**PROBLEM DETAILS**
From the data below, retype exactly the lines starting with the one that contains "k2 = f(t_n + 10/13·h, y_n + 10/13·h·k1)" and ending with the one that contains "Its interval of", both included.

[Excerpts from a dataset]

Start of Block

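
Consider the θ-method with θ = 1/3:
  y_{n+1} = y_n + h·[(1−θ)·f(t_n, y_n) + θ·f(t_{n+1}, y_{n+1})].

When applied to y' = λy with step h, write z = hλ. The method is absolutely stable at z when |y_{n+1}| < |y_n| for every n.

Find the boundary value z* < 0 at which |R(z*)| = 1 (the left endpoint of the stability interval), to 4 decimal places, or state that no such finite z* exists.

z* = -6.0000.

Test eqn y'=λy, z=hλ:
  y_{n+1} = y_n + z·[2/3·y_n + 1/3·y_{n+1}] ⇒ (1 − 1/3z)y_{n+1} = (1 + 2/3z)y_n
  Hence R(z) = (1 + 2/3z)/(1 − 1/3z).

Find x<0 with |R(x)|<1.
x=-1.23: |R|=0.1277
R=−1: 1+2/3x = −1+1/3x ⇒ -1/3x=2 ⇒ x=2/(-1/3)=-6.0000
Confirm numerically:
  x=-4.761: |R|=0.84036 <1
  x=-3.821: |R|=0.68055 <1
  x=-3.452: |R|=0.60508 <1
  x=-6.548: |R|=1.05739 >1
  x=-6.141: |R|=1.01543 >1
Interval (-6.0000, 0).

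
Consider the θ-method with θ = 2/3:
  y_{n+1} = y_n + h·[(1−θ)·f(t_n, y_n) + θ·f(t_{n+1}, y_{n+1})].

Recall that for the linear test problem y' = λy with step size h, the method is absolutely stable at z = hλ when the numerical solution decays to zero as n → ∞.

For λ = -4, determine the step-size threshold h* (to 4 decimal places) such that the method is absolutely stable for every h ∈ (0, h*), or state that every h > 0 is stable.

(−∞, 0) — no finite endpoint. Any h>0 works for λ=-4.

Test eqn y'=λy, z=hλ:
  y_{n+1} = y_n + z·[1/3·y_n + 2/3·y_{n+1}] ⇒ (1 − 2/3z)y_{n+1} = (1 + 1/3z)y_n
  ⇒ R(z) = (1 + 1/3z)/(1 − 2/3z).

Solve |R(x)|<1 on ℝ⁻.
x=-0.53: |R|=0.6084
x=-2: |R|=0.1429
x=-10: |R|=0.3043
x=-100: |R|=0.4778
θ=2/3≥1/2 ⇒ |1+1/3x|<|1−2/3x| ∀x<0 ⇒ unbounded interval.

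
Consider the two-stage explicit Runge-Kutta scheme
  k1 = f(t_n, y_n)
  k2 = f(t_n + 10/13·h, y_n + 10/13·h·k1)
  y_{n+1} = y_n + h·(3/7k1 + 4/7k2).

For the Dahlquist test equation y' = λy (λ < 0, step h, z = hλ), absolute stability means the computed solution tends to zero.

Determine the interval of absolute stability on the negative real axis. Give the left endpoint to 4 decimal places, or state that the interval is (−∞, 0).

(-2.2750, 0).

Test eqn y'=λy, z=hλ:
  k1=λy_n ⇒ h·k1=z·y_n;  k2=λ(1+10/13z)y_n ⇒ h·k2=z(1+10/13z)y_n
  y_{n+1}/y_n = 1 + 3/7z + 4/7z(1+10/13z) = 1 + z + 40/91z²
  so R(z) = 1 + z + 40/91z².

Solve |R(x)|<1 on ℝ⁻.
x=-1.02: |R|=0.4373
R=1: x+40/91x²=0 ⇒ x=−91/40=-2.2750; min R=1−1/(4·40/91)=0.4313>−1
Confirm numerically:
  x=-1.974: |R|=0.73882 <1
  x=-1.813: |R|=0.63182 <1
  x=-1.370: |R|=0.45501 <1
  x=-1.031: |R|=0.43624 <1
  x=-2.671: |R|=1.46493 >1
  x=-2.395: |R|=1.12633 >1
  x=-2.333: |R|=1.05948 >1
Interval (-2.2750, 0).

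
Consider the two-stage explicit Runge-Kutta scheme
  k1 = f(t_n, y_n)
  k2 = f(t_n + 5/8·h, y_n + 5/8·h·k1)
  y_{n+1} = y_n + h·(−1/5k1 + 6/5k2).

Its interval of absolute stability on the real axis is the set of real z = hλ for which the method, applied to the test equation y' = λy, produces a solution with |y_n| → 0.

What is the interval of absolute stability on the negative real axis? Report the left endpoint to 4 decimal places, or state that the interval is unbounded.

Set f=λy, z=hλ:
  k1=λy_n ⇒ h·k1=z·y_n;  k2=λ(1+5/8z)y_n ⇒ h·k2=z(1+5/8z)y_n
  y_{n+1}/y_n = 1 − 1/5z + 6/5z(1+5/8z) = 1 + z + 3/4z²
  so R(z) = 1 + z + 3/4z².

Solve |R(x)|<1 on ℝ⁻.
x=-0.73: |R|=0.6697
R=1: x+3/4x²=0 ⇒ x=−4/3=-1.3333; min R=1−1/(4·3/4)=0.6667>−1
Confirm numerically:
  x=-1.284: |R|=0.95249 <1
  x=-1.213: |R|=0.89053 <1
  x=-1.126: |R|=0.82491 <1
  x=-0.815: |R|=0.68317 <1
  x=-1.716: |R|=1.49249 >1
  x=-1.594: |R|=1.31163 >1
  x=-1.414: |R|=1.08555 >1
Stable set (-1.3333, 0).

(-1.3333, 0).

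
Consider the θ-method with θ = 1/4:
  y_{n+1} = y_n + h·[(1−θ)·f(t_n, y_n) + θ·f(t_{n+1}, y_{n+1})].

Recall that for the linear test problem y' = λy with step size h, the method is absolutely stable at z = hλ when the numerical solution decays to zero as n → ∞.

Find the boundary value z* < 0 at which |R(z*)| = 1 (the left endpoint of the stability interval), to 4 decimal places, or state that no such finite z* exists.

Test eqn y'=λy, z=hλ:
  y_{n+1} = y_n + z·[3/4·y_n + 1/4·y_{n+1}] ⇒ (1 − 1/4z)y_{n+1} = (1 + 3/4z)y_n
  R(z) = (1 + 3/4z)/(1 − 1/4z).

Find x<0 with |R(x)|<1.
x=-1.02: |R|=0.1873
R=−1: 1+3/4x = −1+1/4x ⇒ -1/2x=2 ⇒ x=2/(-1/2)=-4.0000
Confirm numerically:
  x=-3.671: |R|=0.91422 <1
  x=-2.111: |R|=0.38177 <1
  x=-1.834: |R|=0.25746 <1
  x=-1.607: |R|=0.14642 <1
  x=-4.439: |R|=1.10404 >1
  x=-4.191: |R|=1.04664 >1
Stable set (-4.0000, 0).

left endpoint -4.0000.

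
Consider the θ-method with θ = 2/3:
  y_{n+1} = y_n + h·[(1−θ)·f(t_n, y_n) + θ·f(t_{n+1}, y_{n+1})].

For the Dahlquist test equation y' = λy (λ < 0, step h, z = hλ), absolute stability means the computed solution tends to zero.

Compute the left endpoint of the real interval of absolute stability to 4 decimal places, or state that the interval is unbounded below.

unbounded; (−∞, 0).

On y'=λy, z=hλ:
  y_{n+1} = y_n + z·[1/3·y_n + 2/3·y_{n+1}] ⇒ (1 − 2/3z)y_{n+1} = (1 + 1/3z)y_n
  so R(z) = (1 + 1/3z)/(1 − 2/3z).

Need |R(x)|<1, x<0.
x=-0.87: |R|=0.4494
x=-2: |R|=0.1429
x=-10: |R|=0.3043
x=-100: |R|=0.4778
θ=2/3≥1/2 ⇒ |1+1/3x|<|1−2/3x| ∀x<0 ⇒ stable on all of ℝ⁻.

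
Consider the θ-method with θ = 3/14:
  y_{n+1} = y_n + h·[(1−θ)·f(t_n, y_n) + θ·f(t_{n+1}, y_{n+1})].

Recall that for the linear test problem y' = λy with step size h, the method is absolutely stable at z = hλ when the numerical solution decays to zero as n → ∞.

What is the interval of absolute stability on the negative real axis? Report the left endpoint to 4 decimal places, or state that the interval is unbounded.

On y'=λy, z=hλ:
  y_{n+1} = y_n + z·[11/14·y_n + 3/14·y_{n+1}] ⇒ (1 − 3/14z)y_{n+1} = (1 + 11/14z)y_n
  R(z) = (1 + 11/14z)/(1 − 3/14z).

Find x<0 with |R(x)|<1.
x=-0.87: |R|=0.2667
R=−1: 1+11/14x = −1+3/14x ⇒ -4/7x=2 ⇒ x=2/(-4/7)=-3.5000
Confirm numerically:
  x=-3.346: |R|=0.94875 <1
  x=-3.121: |R|=0.87022 <1
  x=-3.116: |R|=0.86843 <1
  x=-4.040: |R|=1.16539 >1
  x=-3.817: |R|=1.09964 >1
Interval (-3.5000, 0).

z∈(-3.5000,0).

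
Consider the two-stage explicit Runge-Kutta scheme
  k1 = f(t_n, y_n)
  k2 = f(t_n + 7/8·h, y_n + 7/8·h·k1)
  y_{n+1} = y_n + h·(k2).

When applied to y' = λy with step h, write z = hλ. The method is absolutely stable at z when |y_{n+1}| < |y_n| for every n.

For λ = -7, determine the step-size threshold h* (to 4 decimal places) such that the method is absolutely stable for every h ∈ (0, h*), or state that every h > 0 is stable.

(-1.1429,0); λ=-7 ⇒ h* = (8/7)/7 = 0.1633.

Set f=λy, z=hλ:
  k1=λy_n ⇒ h·k1=z·y_n;  k2=λ(1+7/8z)y_n ⇒ h·k2=z(1+7/8z)y_n
  y_{n+1}/y_n = 1 + z(1+7/8z) = 1 + z + 7/8z²
  R(z) = 1 + z + 7/8z².

Find x<0 with |R(x)|<1.
x=-1.03: |R|=0.8983
R=1: x+7/8x²=0 ⇒ x=−8/7=-1.1429; min R=1−1/(4·7/8)=0.7143>−1
Confirm numerically:
  x=-1.045: |R|=0.91052 <1
  x=-0.931: |R|=0.82742 <1
  x=-0.826: |R|=0.77099 <1
  x=-0.670: |R|=0.72279 <1
  x=-1.548: |R|=1.54877 >1
  x=-1.192: |R|=1.05126 >1
  x=-1.168: |R|=1.02570 >1
So |R|<1 on (-1.1429, 0).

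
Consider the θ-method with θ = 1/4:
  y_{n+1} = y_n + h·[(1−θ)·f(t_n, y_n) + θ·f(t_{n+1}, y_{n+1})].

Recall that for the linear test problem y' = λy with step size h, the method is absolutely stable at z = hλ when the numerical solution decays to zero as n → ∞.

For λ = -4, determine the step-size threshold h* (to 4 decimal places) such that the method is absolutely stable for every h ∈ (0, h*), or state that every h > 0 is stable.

(-4.0000,0); λ=-4 ⇒ h* = (4)/4 = 1.0000.

Test eqn y'=λy, z=hλ:
  y_{n+1} = y_n + z·[3/4·y_n + 1/4·y_{n+1}] ⇒ (1 − 1/4z)y_{n+1} = (1 + 3/4z)y_n
  so R(z) = (1 + 3/4z)/(1 − 1/4z).

Boundary: |R(x)|=1, x<0.
x=-1.66: |R|=0.1731
R=−1: 1+3/4x = −1+1/4x ⇒ -1/2x=2 ⇒ x=2/(-1/2)=-4.0000
Confirm numerically:
  x=-2.829: |R|=0.65705 <1
  x=-2.481: |R|=0.53125 <1
  x=-1.822: |R|=0.25180 <1
  x=-4.496: |R|=1.11676 >1
  x=-4.356: |R|=1.08521 >1
  x=-4.128: |R|=1.03150 >1
So |R|<1 on (-4.0000, 0).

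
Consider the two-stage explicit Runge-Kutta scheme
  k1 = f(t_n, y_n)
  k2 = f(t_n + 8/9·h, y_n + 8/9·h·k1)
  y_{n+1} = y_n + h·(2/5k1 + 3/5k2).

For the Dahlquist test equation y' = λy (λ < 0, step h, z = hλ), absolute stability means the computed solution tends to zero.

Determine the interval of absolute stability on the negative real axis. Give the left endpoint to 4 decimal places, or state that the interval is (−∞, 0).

z∈(-1.8750,0).

With y'=λy (z=hλ):
  k1=λy_n ⇒ h·k1=z·y_n;  k2=λ(1+8/9z)y_n ⇒ h·k2=z(1+8/9z)y_n
  y_{n+1}/y_n = 1 + 2/5z + 3/5z(1+8/9z) = 1 + z + 8/15z²
  Hence R(z) = 1 + z + 8/15z².

Boundary: |R(x)|=1, x<0.
x=-0.44: |R|=0.6633
R=1: x+8/15x²=0 ⇒ x=−15/8=-1.8750; min R=1−1/(4·8/15)=0.5312>−1
Confirm numerically:
  x=-1.727: |R|=0.86368 <1
  x=-1.377: |R|=0.63427 <1
  x=-1.048: |R|=0.53776 <1
  x=-2.361: |R|=1.61197 >1
  x=-2.266: |R|=1.47254 >1
Interval (-1.8750, 0).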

End of Block

**ANSWER BELOW**
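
  k2 = f(t_n + 10/13·h, y_n + 10/13·h·k1)
  y_{n+1} = y_n + h·(3/7k1 + 4/7k2).

For the Dahlquist test equation y' = λy (λ < 0, step h, z = hλ), absolute stability means the computed solution tends to zero.

Determine the interval of absolute stability on the negative real axis. Give the left endpoint to 4 decimal places, or state that the interval is (−∞, 0).

(-2.2750, 0).

Test eqn y'=λy, z=hλ:
  k1=λy_n ⇒ h·k1=z·y_n;  k2=λ(1+10/13z)y_n ⇒ h·k2=z(1+10/13z)y_n
  y_{n+1}/y_n = 1 + 3/7z + 4/7z(1+10/13z) = 1 + z + 40/91z²
  so R(z) = 1 + z + 40/91z².

Solve |R(x)|<1 on ℝ⁻.
x=-1.02: |R|=0.4373
R=1: x+40/91x²=0 ⇒ x=−91/40=-2.2750; min R=1−1/(4·40/91)=0.4313>−1
Confirm numerically:
  x=-1.974: |R|=0.73882 <1
  x=-1.813: |R|=0.63182 <1
  x=-1.370: |R|=0.45501 <1
  x=-1.031: |R|=0.43624 <1
  x=-2.671: |R|=1.46493 >1
  x=-2.395: |R|=1.12633 >1
  x=-2.333: |R|=1.05948 >1
Interval (-2.2750, 0).

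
Consider the two-stage explicit Runge-Kutta scheme
  k1 = f(t_n, y_n)
  k2 = f(t_n + 5/8·h, y_n + 5/8·h·k1)
  y_{n+1} = y_n + h·(−1/5k1 + 6/5k2).

Its interval of absolute stability on the real axis is the set of real z = hλ for which the method, applied to the test equation y' = λy, produces a solution with |y_n| → 0.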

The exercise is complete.